====== Data to examine ======

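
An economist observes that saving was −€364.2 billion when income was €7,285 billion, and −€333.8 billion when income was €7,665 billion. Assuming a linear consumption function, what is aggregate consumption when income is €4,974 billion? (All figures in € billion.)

C = 5523.08

MPS = ΔS/ΔY = (-333.8 − (-364.2))/(7665 − 7285) = 30.4/380 = 0.08
MPC = 1 − MPS = 0.92
Autonomous saving = -364.2 − 0.08(7285) = -947, so a = 947
C = 947 + 0.92(4974) = 947 + 4576.08 = 5523.08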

======

Task statement:
Repeat each record word for word.

Solution to this exercise:
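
An economist observes that saving was −€364.2 billion when income was €7,285 billion, and −€333.8 billion when income was €7,665 billion. Assuming a linear consumption function, what is aggregate consumption when income is €4,974 billion? (All figures in € billion.)

C = 5523.08

MPS = ΔS/ΔY = (-333.8 − (-364.2))/(7665 − 7285) = 30.4/380 = 0.08
MPC = 1 − MPS = 0.92
Autonomous saving = -364.2 − 0.08(7285) = -947, so a = 947
C = 947 + 0.92(4974) = 947 + 4576.08 = 5523.08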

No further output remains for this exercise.